(Listed records Opens)

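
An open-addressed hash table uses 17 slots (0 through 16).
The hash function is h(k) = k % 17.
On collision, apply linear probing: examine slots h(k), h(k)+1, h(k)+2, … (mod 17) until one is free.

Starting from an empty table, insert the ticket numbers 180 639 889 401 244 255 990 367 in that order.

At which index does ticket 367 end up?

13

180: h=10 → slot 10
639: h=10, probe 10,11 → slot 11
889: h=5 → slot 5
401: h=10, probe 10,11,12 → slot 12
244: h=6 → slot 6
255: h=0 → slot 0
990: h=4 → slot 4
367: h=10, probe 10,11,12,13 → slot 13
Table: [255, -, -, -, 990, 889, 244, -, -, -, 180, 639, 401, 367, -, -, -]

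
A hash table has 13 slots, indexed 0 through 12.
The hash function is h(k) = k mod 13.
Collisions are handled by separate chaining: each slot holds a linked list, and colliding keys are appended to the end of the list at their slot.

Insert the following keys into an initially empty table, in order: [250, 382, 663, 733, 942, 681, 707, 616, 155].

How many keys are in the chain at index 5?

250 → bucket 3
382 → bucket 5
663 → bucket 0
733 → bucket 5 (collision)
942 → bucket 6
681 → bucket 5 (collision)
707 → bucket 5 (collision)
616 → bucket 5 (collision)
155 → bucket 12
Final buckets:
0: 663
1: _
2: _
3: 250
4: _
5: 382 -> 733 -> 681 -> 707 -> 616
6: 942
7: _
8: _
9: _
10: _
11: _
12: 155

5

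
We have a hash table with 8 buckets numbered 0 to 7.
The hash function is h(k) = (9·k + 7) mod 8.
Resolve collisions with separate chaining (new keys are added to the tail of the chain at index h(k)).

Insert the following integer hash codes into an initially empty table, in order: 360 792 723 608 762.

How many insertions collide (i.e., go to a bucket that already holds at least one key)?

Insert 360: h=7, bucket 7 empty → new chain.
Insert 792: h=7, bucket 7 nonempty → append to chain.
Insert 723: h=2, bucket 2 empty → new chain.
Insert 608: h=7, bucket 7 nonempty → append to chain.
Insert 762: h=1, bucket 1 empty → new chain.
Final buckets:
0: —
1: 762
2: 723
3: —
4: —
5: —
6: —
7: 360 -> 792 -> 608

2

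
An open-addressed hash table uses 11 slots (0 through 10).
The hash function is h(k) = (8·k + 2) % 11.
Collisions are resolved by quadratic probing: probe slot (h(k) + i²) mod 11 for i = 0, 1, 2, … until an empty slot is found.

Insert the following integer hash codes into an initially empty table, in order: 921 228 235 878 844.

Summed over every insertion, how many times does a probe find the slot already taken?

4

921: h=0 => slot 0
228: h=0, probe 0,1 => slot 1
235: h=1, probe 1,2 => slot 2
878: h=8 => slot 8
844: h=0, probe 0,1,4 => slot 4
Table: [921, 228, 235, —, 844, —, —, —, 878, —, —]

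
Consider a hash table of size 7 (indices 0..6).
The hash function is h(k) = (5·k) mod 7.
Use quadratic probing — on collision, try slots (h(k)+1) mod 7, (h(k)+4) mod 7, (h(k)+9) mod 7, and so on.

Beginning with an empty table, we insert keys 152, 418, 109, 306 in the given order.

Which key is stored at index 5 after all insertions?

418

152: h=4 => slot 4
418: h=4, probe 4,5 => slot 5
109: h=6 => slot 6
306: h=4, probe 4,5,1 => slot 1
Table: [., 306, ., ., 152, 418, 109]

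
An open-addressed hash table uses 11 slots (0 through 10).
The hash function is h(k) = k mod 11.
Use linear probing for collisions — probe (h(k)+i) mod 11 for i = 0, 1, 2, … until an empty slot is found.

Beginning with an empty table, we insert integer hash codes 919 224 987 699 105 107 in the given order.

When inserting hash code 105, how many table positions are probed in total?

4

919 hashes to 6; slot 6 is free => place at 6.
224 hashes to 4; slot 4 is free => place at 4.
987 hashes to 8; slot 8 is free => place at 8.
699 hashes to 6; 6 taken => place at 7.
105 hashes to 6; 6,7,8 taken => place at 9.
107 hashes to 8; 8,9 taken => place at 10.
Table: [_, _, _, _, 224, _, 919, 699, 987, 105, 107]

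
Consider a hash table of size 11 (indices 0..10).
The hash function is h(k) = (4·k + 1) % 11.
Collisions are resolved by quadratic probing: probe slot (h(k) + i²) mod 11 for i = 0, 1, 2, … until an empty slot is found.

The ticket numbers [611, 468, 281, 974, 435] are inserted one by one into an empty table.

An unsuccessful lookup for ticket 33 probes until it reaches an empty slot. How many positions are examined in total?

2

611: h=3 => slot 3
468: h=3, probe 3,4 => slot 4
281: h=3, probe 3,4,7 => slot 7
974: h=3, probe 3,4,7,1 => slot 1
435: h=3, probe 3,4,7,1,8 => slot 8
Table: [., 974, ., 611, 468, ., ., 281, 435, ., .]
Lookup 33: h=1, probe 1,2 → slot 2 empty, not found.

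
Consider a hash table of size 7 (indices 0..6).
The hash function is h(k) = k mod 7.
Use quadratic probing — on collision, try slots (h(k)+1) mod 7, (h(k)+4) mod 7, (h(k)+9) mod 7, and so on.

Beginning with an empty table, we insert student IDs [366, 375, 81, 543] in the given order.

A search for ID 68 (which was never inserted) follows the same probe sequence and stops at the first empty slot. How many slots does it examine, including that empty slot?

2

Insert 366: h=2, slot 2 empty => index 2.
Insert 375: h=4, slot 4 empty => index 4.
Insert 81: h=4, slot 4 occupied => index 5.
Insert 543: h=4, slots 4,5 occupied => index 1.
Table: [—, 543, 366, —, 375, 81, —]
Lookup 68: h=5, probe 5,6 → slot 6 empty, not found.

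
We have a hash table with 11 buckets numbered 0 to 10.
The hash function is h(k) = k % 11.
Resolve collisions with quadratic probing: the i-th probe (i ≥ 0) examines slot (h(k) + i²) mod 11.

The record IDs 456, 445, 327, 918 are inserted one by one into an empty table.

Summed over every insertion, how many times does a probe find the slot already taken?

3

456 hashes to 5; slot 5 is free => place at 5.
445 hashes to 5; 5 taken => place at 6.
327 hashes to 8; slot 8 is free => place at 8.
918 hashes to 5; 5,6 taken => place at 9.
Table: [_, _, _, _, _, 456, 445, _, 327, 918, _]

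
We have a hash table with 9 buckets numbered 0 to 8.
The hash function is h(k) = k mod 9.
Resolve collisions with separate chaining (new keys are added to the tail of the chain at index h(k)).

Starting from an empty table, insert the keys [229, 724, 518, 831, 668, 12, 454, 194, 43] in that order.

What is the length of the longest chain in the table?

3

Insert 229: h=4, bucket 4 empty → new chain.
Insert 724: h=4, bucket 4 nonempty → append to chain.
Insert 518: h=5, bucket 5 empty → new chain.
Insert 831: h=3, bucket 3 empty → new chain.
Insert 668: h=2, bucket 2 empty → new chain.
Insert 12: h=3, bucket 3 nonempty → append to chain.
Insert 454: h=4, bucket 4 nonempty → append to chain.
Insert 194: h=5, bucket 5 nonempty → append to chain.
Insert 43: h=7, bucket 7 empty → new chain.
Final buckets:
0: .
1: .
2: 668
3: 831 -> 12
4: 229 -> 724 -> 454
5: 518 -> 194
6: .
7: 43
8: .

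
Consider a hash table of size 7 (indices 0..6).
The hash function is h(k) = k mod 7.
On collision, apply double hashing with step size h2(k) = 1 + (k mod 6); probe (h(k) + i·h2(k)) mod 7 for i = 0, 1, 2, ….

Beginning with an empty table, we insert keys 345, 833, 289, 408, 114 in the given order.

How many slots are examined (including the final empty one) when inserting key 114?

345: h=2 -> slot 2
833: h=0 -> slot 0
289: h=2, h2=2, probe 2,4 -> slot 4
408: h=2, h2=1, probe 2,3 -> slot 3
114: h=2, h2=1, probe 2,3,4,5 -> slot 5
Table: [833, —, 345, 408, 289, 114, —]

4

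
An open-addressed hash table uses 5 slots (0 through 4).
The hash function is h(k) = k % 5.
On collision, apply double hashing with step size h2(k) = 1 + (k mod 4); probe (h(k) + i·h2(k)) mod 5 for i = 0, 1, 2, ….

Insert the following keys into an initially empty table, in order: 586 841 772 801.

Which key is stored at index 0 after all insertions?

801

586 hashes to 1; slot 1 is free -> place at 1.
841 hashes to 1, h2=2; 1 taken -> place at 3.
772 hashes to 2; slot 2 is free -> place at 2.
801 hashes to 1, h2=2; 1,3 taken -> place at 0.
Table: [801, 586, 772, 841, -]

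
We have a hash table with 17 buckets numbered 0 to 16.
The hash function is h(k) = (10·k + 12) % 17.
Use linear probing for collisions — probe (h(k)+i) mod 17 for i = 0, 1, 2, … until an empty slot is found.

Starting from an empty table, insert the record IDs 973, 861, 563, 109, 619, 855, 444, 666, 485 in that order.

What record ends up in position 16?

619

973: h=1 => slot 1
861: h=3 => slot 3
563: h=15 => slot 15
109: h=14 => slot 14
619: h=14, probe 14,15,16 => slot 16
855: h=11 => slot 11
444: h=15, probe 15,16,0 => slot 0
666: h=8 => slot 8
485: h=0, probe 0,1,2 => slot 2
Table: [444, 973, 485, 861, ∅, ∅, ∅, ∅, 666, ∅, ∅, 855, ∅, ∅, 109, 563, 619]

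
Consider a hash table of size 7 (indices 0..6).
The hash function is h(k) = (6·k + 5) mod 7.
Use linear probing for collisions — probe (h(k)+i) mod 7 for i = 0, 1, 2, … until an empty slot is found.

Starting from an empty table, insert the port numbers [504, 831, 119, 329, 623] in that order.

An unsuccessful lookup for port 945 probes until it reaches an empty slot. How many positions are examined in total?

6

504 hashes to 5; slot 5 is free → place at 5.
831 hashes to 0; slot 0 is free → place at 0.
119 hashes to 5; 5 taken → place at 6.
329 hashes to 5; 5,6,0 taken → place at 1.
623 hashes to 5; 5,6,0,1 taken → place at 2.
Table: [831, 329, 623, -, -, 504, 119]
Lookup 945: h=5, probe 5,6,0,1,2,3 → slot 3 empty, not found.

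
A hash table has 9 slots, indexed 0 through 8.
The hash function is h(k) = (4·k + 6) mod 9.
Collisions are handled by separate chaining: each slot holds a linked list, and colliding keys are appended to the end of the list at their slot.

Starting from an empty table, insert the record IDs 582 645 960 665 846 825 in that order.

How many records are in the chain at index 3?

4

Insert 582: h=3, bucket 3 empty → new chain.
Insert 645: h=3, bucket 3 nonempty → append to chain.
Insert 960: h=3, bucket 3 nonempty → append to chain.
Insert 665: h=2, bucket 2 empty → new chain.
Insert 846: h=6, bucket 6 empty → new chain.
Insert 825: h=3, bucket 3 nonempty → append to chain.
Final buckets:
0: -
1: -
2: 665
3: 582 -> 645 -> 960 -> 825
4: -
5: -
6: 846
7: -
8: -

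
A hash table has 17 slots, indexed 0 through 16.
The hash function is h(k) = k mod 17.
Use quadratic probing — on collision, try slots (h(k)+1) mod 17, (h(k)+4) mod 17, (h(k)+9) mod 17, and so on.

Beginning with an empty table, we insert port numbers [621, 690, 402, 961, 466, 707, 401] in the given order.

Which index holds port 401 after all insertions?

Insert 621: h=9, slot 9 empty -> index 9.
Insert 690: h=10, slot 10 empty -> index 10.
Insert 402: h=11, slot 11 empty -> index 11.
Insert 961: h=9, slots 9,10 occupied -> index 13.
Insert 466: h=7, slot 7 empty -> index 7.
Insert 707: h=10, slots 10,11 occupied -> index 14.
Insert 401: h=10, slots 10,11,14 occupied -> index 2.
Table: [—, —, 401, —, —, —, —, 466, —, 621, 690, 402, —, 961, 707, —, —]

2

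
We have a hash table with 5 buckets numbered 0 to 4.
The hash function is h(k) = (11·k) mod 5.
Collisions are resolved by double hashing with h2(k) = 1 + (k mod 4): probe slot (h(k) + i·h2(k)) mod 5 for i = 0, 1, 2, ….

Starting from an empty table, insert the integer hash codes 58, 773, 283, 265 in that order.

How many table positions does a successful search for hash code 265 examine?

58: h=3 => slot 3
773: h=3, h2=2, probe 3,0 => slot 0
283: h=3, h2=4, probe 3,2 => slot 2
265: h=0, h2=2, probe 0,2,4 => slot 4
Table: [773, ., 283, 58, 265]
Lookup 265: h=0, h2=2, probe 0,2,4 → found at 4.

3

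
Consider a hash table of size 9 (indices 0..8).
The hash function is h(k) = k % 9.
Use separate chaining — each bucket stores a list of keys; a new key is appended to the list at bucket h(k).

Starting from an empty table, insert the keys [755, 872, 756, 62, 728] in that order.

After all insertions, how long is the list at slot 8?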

(Listed records Closes)

● What you need to do: Among the entries above, the line containing "The hash function is h(k) = k mod 17.", the line containing "Beginning with an empty table, we insert port", and all lines between them are to be restated word for word; nothing else belongs in the reply.

● Worked solution:
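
The hash function is h(k) = k mod 17.
Use quadratic probing — on collision, try slots (h(k)+1) mod 17, (h(k)+4) mod 17, (h(k)+9) mod 17, and so on.

Beginning with an empty table, we insert port numbers [621, 690, 402, 961, 466, 707, 401] in the given order.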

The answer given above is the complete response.